• **YOUR TASK**
Nothing should be left out: output all of the entries exactly.

• **RECORDS FOR THE TASK**
• • • •

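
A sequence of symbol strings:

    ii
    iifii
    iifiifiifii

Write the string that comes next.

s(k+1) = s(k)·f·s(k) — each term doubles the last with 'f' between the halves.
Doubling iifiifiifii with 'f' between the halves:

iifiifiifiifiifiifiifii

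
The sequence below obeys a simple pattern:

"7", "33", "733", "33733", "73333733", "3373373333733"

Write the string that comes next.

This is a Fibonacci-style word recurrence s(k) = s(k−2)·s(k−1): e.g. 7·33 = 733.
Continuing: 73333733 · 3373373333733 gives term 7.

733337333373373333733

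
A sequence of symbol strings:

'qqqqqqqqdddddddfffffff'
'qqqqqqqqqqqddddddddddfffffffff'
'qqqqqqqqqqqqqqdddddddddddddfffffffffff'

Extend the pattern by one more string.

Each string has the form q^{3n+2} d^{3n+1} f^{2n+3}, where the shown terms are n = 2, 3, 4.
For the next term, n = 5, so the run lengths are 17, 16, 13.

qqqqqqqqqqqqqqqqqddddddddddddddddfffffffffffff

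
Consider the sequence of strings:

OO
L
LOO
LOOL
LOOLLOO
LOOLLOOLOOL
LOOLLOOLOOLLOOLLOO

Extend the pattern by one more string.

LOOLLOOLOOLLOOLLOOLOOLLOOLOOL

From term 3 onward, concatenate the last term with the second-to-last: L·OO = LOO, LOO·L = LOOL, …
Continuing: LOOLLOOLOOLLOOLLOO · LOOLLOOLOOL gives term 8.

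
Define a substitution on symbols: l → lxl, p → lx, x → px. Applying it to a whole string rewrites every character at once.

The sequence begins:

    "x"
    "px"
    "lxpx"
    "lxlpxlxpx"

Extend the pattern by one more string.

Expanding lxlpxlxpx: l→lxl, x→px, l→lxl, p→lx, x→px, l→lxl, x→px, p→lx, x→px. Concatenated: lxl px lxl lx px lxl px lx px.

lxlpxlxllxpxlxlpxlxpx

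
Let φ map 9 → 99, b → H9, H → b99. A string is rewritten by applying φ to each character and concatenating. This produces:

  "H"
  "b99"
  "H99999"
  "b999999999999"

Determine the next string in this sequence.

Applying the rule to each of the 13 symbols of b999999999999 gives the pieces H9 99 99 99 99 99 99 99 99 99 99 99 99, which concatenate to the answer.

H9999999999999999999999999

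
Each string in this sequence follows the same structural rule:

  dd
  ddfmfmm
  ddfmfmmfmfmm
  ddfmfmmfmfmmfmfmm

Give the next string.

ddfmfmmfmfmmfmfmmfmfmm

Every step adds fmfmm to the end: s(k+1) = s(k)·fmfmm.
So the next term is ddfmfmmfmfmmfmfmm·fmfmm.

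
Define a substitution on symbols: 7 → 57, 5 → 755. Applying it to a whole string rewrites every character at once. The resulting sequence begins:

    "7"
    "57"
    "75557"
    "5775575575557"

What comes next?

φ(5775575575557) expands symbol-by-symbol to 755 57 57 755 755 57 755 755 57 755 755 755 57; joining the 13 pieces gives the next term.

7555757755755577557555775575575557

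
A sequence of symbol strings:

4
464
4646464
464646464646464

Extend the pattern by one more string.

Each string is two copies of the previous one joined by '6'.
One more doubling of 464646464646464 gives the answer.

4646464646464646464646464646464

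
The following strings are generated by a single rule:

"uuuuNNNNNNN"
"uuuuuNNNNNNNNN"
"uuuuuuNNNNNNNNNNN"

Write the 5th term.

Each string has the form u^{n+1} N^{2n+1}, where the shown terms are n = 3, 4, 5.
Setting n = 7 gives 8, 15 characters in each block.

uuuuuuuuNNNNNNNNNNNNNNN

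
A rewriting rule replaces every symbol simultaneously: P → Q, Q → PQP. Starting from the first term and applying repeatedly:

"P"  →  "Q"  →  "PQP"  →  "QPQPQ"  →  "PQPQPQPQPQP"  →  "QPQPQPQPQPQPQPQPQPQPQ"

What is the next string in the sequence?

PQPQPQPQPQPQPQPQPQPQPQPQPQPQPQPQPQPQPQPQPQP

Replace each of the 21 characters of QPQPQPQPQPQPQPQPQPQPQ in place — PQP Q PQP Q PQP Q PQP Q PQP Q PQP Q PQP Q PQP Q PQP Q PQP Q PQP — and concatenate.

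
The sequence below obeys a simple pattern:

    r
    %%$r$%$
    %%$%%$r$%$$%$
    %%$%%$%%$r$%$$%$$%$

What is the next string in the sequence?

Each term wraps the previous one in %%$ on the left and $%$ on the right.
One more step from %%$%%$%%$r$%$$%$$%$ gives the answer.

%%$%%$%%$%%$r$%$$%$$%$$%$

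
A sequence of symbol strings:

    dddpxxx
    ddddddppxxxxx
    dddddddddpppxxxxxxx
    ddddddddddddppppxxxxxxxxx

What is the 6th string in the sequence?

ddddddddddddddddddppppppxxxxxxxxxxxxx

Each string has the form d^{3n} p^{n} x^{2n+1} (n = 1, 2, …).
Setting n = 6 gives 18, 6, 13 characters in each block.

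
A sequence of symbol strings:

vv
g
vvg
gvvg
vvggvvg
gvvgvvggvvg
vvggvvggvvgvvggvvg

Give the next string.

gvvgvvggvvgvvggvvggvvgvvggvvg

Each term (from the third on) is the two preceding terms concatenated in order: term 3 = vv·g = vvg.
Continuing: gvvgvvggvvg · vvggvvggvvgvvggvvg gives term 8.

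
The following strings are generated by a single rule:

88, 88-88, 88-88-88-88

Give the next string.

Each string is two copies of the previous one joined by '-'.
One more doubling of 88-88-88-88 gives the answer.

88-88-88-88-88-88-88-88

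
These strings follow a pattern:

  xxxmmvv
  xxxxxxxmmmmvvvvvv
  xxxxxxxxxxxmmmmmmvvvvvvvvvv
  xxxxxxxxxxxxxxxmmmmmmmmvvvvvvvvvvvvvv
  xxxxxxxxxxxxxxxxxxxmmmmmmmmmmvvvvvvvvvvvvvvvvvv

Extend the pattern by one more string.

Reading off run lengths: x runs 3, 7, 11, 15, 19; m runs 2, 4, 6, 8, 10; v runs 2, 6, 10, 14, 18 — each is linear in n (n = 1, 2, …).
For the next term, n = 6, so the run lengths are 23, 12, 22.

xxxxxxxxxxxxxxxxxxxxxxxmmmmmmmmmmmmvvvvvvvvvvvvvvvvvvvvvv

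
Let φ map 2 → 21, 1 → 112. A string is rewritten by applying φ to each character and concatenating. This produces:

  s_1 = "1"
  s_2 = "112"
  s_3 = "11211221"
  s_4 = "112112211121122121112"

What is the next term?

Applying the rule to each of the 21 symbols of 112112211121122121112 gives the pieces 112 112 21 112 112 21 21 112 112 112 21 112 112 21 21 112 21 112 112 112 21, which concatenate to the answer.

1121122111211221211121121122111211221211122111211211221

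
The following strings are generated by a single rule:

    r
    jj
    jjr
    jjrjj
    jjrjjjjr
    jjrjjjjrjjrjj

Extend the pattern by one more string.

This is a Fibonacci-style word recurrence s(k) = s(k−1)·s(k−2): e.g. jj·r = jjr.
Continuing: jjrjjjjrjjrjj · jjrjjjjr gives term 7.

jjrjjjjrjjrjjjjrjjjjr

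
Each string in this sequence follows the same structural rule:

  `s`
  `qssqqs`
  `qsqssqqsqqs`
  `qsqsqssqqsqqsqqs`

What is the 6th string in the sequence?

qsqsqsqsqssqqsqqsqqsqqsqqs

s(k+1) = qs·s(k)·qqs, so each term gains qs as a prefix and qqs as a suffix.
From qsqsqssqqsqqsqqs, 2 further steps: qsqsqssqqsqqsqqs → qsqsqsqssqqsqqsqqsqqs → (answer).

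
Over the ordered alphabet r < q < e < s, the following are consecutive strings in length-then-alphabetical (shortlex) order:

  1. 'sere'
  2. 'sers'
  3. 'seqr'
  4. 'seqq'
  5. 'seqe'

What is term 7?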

• • • •

• **EXERCISE OUTPUT**
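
A sequence of symbol strings:

    ii
    iifii
    iifiifiifii

Write the string that comes next.

s(k+1) = s(k)·f·s(k) — each term doubles the last with 'f' between the halves.
Doubling iifiifiifii with 'f' between the halves:

iifiifiifiifiifiifiifii

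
The sequence below obeys a simple pattern:

"7", "33", "733", "33733", "73333733", "3373373333733"

Write the string that comes next.

This is a Fibonacci-style word recurrence s(k) = s(k−2)·s(k−1): e.g. 7·33 = 733.
Continuing: 73333733 · 3373373333733 gives term 7.

733337333373373333733

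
A sequence of symbol strings:

'qqqqqqqqdddddddfffffff'
'qqqqqqqqqqqddddddddddfffffffff'
'qqqqqqqqqqqqqqdddddddddddddfffffffffff'

Extend the pattern by one more string.

Each string has the form q^{3n+2} d^{3n+1} f^{2n+3}, where the shown terms are n = 2, 3, 4.
For the next term, n = 5, so the run lengths are 17, 16, 13.

qqqqqqqqqqqqqqqqqddddddddddddddddfffffffffffff

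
Consider the sequence of strings:

OO
L
LOO
LOOL
LOOLLOO
LOOLLOOLOOL
LOOLLOOLOOLLOOLLOO

Extend the pattern by one more string.

LOOLLOOLOOLLOOLLOOLOOLLOOLOOL

From term 3 onward, concatenate the last term with the second-to-last: L·OO = LOO, LOO·L = LOOL, …
Continuing: LOOLLOOLOOLLOOLLOO · LOOLLOOLOOL gives term 8.

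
Define a substitution on symbols: l → lxl, p → lx, x → px. Applying it to a whole string rewrites every character at once.

The sequence begins:

    "x"
    "px"
    "lxpx"
    "lxlpxlxpx"

Extend the pattern by one more string.

Expanding lxlpxlxpx: l→lxl, x→px, l→lxl, p→lx, x→px, l→lxl, x→px, p→lx, x→px. Concatenated: lxl px lxl lx px lxl px lx px.

lxlpxlxllxpxlxlpxlxpx

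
Let φ map 9 → 99, b → H9, H → b99. A string is rewritten by applying φ to each character and concatenating. This produces:

  "H"
  "b99"
  "H99999"
  "b999999999999"

Determine the next string in this sequence.

Applying the rule to each of the 13 symbols of b999999999999 gives the pieces H9 99 99 99 99 99 99 99 99 99 99 99 99, which concatenate to the answer.

H9999999999999999999999999

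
Each string in this sequence follows the same structural rule:

  dd
  ddfmfmm
  ddfmfmmfmfmm
  ddfmfmmfmfmmfmfmm

Give the next string.

ddfmfmmfmfmmfmfmmfmfmm

Every step adds fmfmm to the end: s(k+1) = s(k)·fmfmm.
So the next term is ddfmfmmfmfmmfmfmm·fmfmm.

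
Define a substitution on symbols: 7 → 57, 5 → 755. Applying it to a whole string rewrites every character at once. The resulting sequence begins:

    "7"
    "57"
    "75557"
    "5775575575557"

What comes next?

φ(5775575575557) expands symbol-by-symbol to 755 57 57 755 755 57 755 755 57 755 755 755 57; joining the 13 pieces gives the next term.

7555757755755577557555775575575557

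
A sequence of symbol strings:

4
464
4646464
464646464646464

Extend the pattern by one more string.

Each string is two copies of the previous one joined by '6'.
One more doubling of 464646464646464 gives the answer.

4646464646464646464646464646464

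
The following strings are generated by a single rule:

"uuuuNNNNNNN"
"uuuuuNNNNNNNNN"
"uuuuuuNNNNNNNNNNN"

Write the 5th term.

Each string has the form u^{n+1} N^{2n+1}, where the shown terms are n = 3, 4, 5.
Setting n = 7 gives 8, 15 characters in each block.

uuuuuuuuNNNNNNNNNNNNNNN

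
A rewriting rule replaces every symbol simultaneously: P → Q, Q → PQP. Starting from the first term and applying repeatedly:

"P"  →  "Q"  →  "PQP"  →  "QPQPQ"  →  "PQPQPQPQPQP"  →  "QPQPQPQPQPQPQPQPQPQPQ"

What is the next string in the sequence?

PQPQPQPQPQPQPQPQPQPQPQPQPQPQPQPQPQPQPQPQPQP

Replace each of the 21 characters of QPQPQPQPQPQPQPQPQPQPQ in place — PQP Q PQP Q PQP Q PQP Q PQP Q PQP Q PQP Q PQP Q PQP Q PQP Q PQP — and concatenate.

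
The sequence below obeys a simple pattern:

    r
    %%$r$%$
    %%$%%$r$%$$%$
    %%$%%$%%$r$%$$%$$%$

What is the next string in the sequence?

Each term wraps the previous one in %%$ on the left and $%$ on the right.
One more step from %%$%%$%%$r$%$$%$$%$ gives the answer.

%%$%%$%%$%%$r$%$$%$$%$$%$

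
A sequence of symbol strings:

    dddpxxx
    ddddddppxxxxx
    dddddddddpppxxxxxxx
    ddddddddddddppppxxxxxxxxx

What is the 6th string in the sequence?

ddddddddddddddddddppppppxxxxxxxxxxxxx

Each string has the form d^{3n} p^{n} x^{2n+1} (n = 1, 2, …).
Setting n = 6 gives 18, 6, 13 characters in each block.

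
A sequence of symbol strings:

vv
g
vvg
gvvg
vvggvvg
gvvgvvggvvg
vvggvvggvvgvvggvvg

Give the next string.

gvvgvvggvvgvvggvvggvvgvvggvvg

Each term (from the third on) is the two preceding terms concatenated in order: term 3 = vv·g = vvg.
Continuing: gvvgvvggvvg · vvggvvggvvgvvggvvg gives term 8.

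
The following strings are generated by a single rule:

88, 88-88, 88-88-88-88

Give the next string.

Each string is two copies of the previous one joined by '-'.
One more doubling of 88-88-88-88 gives the answer.

88-88-88-88-88-88-88-88

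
These strings follow a pattern:

  xxxmmvv
  xxxxxxxmmmmvvvvvv
  xxxxxxxxxxxmmmmmmvvvvvvvvvv
  xxxxxxxxxxxxxxxmmmmmmmmvvvvvvvvvvvvvv
  xxxxxxxxxxxxxxxxxxxmmmmmmmmmmvvvvvvvvvvvvvvvvvv

Extend the pattern by one more string.

Reading off run lengths: x runs 3, 7, 11, 15, 19; m runs 2, 4, 6, 8, 10; v runs 2, 6, 10, 14, 18 — each is linear in n (n = 1, 2, …).
For the next term, n = 6, so the run lengths are 23, 12, 22.

xxxxxxxxxxxxxxxxxxxxxxxmmmmmmmmmmmmvvvvvvvvvvvvvvvvvvvvvv

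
Let φ map 2 → 21, 1 → 112. A string is rewritten by applying φ to each character and concatenating. This produces:

  s_1 = "1"
  s_2 = "112"
  s_3 = "11211221"
  s_4 = "112112211121122121112"

What is the next term?

Applying the rule to each of the 21 symbols of 112112211121122121112 gives the pieces 112 112 21 112 112 21 21 112 112 112 21 112 112 21 21 112 21 112 112 112 21, which concatenate to the answer.

1121122111211221211121121122111211221211122111211211221

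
The following strings are generated by a single rule:

    r
    jj
    jjr
    jjrjj
    jjrjjjjr
    jjrjjjjrjjrjj

Extend the pattern by one more string.

This is a Fibonacci-style word recurrence s(k) = s(k−1)·s(k−2): e.g. jj·r = jjr.
Continuing: jjrjjjjrjjrjj · jjrjjjjr gives term 7.

jjrjjjjrjjrjjjjrjjjjr

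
Each string in this sequence follows the same structural rule:

  `s`
  `qssqqs`
  `qsqssqqsqqs`
  `qsqsqssqqsqqsqqs`

What is the 6th string in the sequence?

qsqsqsqsqssqqsqqsqqsqqsqqs

s(k+1) = qs·s(k)·qqs, so each term gains qs as a prefix and qqs as a suffix.
From qsqsqssqqsqqsqqs, 2 further steps: qsqsqssqqsqqsqqs → qsqsqsqssqqsqqsqqsqqs → (answer).

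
Over the ordered alphabet r < q < e < s, the following are consecutive strings in length-then-alphabetical (shortlex) order:

  1. 'sere'
  2. 'sers'
  3. 'seqr'
  4. 'seqq'
  5. 'seqe'

What is term 7?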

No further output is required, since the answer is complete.